▶ Work request:
All of the data below needs to be set down again, exactly as shown.

Stored items from a collection:
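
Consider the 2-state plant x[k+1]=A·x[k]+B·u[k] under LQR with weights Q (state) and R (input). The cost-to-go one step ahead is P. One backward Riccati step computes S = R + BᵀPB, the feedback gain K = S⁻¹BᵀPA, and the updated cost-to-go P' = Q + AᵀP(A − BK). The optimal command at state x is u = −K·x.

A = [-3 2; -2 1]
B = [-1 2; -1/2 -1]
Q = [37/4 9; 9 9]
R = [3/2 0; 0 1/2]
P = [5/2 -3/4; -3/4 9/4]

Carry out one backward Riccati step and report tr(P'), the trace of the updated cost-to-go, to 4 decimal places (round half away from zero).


29.7540

BᵀP = [-2.1250 -0.3750; 5.7500 -3.7500]
S = R + BᵀPB = [3/2 0; 0 1/2] + [2.3125 -3.8750; -3.8750 15.2500] = [3.8125 -3.8750; -3.8750 15.7500]
BᵀPA = [7.1250 -4.6250; -9.7500 7.7500]
K = S⁻¹·BᵀPA = [1.6530 -0.9507; -0.2124 0.2582]
A−BK = [-0.9223 0.5330; -1.3858 0.7828]
AᵀP(A−BK) = [8.6518 -4.9591; -4.9591 2.8522]
P' = Q + AᵀP(A−BK) = [17.9018 4.0409; 4.0409 11.8522]
tr(P') = 29.7540


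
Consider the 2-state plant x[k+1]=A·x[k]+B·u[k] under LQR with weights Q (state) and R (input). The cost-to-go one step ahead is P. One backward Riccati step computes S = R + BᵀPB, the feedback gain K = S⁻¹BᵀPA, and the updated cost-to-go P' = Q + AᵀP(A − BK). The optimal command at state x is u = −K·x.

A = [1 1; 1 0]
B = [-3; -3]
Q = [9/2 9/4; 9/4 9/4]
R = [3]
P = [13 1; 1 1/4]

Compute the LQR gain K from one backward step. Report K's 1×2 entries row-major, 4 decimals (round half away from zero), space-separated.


BᵀP = [-42.0000 -3.7500]
S = R + BᵀPB = [3] + [137.2500] = [140.2500]
BᵀPA = [-45.7500 -42.0000]
K = S⁻¹·BᵀPA = [-0.3262 -0.2995]
A−BK = [0.0214 0.1016; 0.0214 -0.8984]
AᵀP(A−BK) = [0.3262 0.2995; 0.2995 0.4225]
P' = Q + AᵀP(A−BK) = [4.8262 2.5495; 2.5495 2.6725]
tr(P') = 7.4987

-0.3262 -0.2995


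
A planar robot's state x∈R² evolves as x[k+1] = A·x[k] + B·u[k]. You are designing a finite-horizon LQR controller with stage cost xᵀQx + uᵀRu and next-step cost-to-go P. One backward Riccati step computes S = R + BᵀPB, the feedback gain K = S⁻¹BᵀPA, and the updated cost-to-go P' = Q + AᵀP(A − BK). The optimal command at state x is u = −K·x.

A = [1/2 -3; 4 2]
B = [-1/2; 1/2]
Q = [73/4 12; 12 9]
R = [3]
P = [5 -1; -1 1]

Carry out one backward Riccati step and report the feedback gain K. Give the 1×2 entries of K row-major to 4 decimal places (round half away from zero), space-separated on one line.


BᵀP = [-3.0000 1.0000]
S = R + BᵀPB = [3] + [2.0000] = [5.0000]
BᵀPA = [2.5000 11.0000]
K = S⁻¹·BᵀPA = [0.5000 2.2000]
A−BK = [0.7500 -1.9000; 3.7500 0.9000]
AᵀP(A−BK) = [12.0000 6.0000; 6.0000 36.8000]
P' = Q + AᵀP(A−BK) = [30.2500 18.0000; 18.0000 45.8000]
tr(P') = 76.0500

0.5000 2.2000


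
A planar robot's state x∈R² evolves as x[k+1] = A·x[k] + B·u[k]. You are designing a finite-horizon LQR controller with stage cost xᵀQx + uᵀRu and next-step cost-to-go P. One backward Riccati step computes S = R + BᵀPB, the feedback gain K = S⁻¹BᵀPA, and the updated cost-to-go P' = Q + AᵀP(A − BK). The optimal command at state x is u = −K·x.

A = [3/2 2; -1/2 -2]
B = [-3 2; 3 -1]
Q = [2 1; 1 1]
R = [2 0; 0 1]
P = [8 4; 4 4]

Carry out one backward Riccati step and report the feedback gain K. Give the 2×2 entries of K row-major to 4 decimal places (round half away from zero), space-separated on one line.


BᵀP = [-12.0000 0.0000; 12.0000 4.0000]
S = R + BᵀPB = [2 0; 0 1] + [36.0000 -24.0000; -24.0000 20.0000] = [38.0000 -24.0000; -24.0000 21.0000]
BᵀPA = [-18.0000 -24.0000; 16.0000 16.0000]
K = S⁻¹·BᵀPA = [0.0270 -0.5405; 0.7928 0.1441]
A−BK = [-0.0045 0.0901; 0.2117 -0.2342]
AᵀP(A−BK) = [0.8018 -0.0360; -0.0360 0.7207]
P' = Q + AᵀP(A−BK) = [2.8018 0.9640; 0.9640 1.7207]
tr(P') = 4.5225

0.0270 -0.5405 0.7928 0.1441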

▶ Answer for the task:
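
Consider the 2-state plant x[k+1]=A·x[k]+B·u[k] under LQR with weights Q (state) and R (input). The cost-to-go one step ahead is P. One backward Riccati step computes S = R + BᵀPB, the feedback gain K = S⁻¹BᵀPA, and the updated cost-to-go P' = Q + AᵀP(A − BK). The optimal command at state x is u = −K·x.

A = [-3 2; -2 1]
B = [-1 2; -1/2 -1]
Q = [37/4 9; 9 9]
R = [3/2 0; 0 1/2]
P = [5/2 -3/4; -3/4 9/4]

Carry out one backward Riccati step and report tr(P'), the trace of the updated cost-to-go, to 4 decimal places (round half away from zero).


29.7540

BᵀP = [-2.1250 -0.3750; 5.7500 -3.7500]
S = R + BᵀPB = [3/2 0; 0 1/2] + [2.3125 -3.8750; -3.8750 15.2500] = [3.8125 -3.8750; -3.8750 15.7500]
BᵀPA = [7.1250 -4.6250; -9.7500 7.7500]
K = S⁻¹·BᵀPA = [1.6530 -0.9507; -0.2124 0.2582]
A−BK = [-0.9223 0.5330; -1.3858 0.7828]
AᵀP(A−BK) = [8.6518 -4.9591; -4.9591 2.8522]
P' = Q + AᵀP(A−BK) = [17.9018 4.0409; 4.0409 11.8522]
tr(P') = 29.7540


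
Consider the 2-state plant x[k+1]=A·x[k]+B·u[k] under LQR with weights Q (state) and R (input). The cost-to-go one step ahead is P. One backward Riccati step computes S = R + BᵀPB, the feedback gain K = S⁻¹BᵀPA, and the updated cost-to-go P' = Q + AᵀP(A − BK). The optimal command at state x is u = −K·x.

A = [1 1; 1 0]
B = [-3; -3]
Q = [9/2 9/4; 9/4 9/4]
R = [3]
P = [13 1; 1 1/4]

Compute the LQR gain K from one backward step. Report K's 1×2 entries row-major, 4 decimals (round half away from zero), space-separated.


BᵀP = [-42.0000 -3.7500]
S = R + BᵀPB = [3] + [137.2500] = [140.2500]
BᵀPA = [-45.7500 -42.0000]
K = S⁻¹·BᵀPA = [-0.3262 -0.2995]
A−BK = [0.0214 0.1016; 0.0214 -0.8984]
AᵀP(A−BK) = [0.3262 0.2995; 0.2995 0.4225]
P' = Q + AᵀP(A−BK) = [4.8262 2.5495; 2.5495 2.6725]
tr(P') = 7.4987

-0.3262 -0.2995


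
A planar robot's state x∈R² evolves as x[k+1] = A·x[k] + B·u[k]. You are designing a finite-horizon LQR controller with stage cost xᵀQx + uᵀRu and next-step cost-to-go P. One backward Riccati step computes S = R + BᵀPB, the feedback gain K = S⁻¹BᵀPA, and the updated cost-to-go P' = Q + AᵀP(A − BK). The optimal command at state x is u = −K·x.

A = [1/2 -3; 4 2]
B = [-1/2; 1/2]
Q = [73/4 12; 12 9]
R = [3]
P = [5 -1; -1 1]

Carry out one backward Riccati step and report the feedback gain K. Give the 1×2 entries of K row-major to 4 decimal places (round half away from zero), space-separated on one line.


BᵀP = [-3.0000 1.0000]
S = R + BᵀPB = [3] + [2.0000] = [5.0000]
BᵀPA = [2.5000 11.0000]
K = S⁻¹·BᵀPA = [0.5000 2.2000]
A−BK = [0.7500 -1.9000; 3.7500 0.9000]
AᵀP(A−BK) = [12.0000 6.0000; 6.0000 36.8000]
P' = Q + AᵀP(A−BK) = [30.2500 18.0000; 18.0000 45.8000]
tr(P') = 76.0500

0.5000 2.2000


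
A planar robot's state x∈R² evolves as x[k+1] = A·x[k] + B·u[k]. You are designing a finite-horizon LQR controller with stage cost xᵀQx + uᵀRu and next-step cost-to-go P. One backward Riccati step computes S = R + BᵀPB, the feedback gain K = S⁻¹BᵀPA, and the updated cost-to-go P' = Q + AᵀP(A − BK). The optimal command at state x is u = −K·x.

A = [3/2 2; -1/2 -2]
B = [-3 2; 3 -1]
Q = [2 1; 1 1]
R = [2 0; 0 1]
P = [8 4; 4 4]

Carry out one backward Riccati step and report the feedback gain K. Give the 2×2 entries of K row-major to 4 decimal places (round half away from zero), space-separated on one line.


BᵀP = [-12.0000 0.0000; 12.0000 4.0000]
S = R + BᵀPB = [2 0; 0 1] + [36.0000 -24.0000; -24.0000 20.0000] = [38.0000 -24.0000; -24.0000 21.0000]
BᵀPA = [-18.0000 -24.0000; 16.0000 16.0000]
K = S⁻¹·BᵀPA = [0.0270 -0.5405; 0.7928 0.1441]
A−BK = [-0.0045 0.0901; 0.2117 -0.2342]
AᵀP(A−BK) = [0.8018 -0.0360; -0.0360 0.7207]
P' = Q + AᵀP(A−BK) = [2.8018 0.9640; 0.9640 1.7207]
tr(P') = 4.5225

0.0270 -0.5405 0.7928 0.1441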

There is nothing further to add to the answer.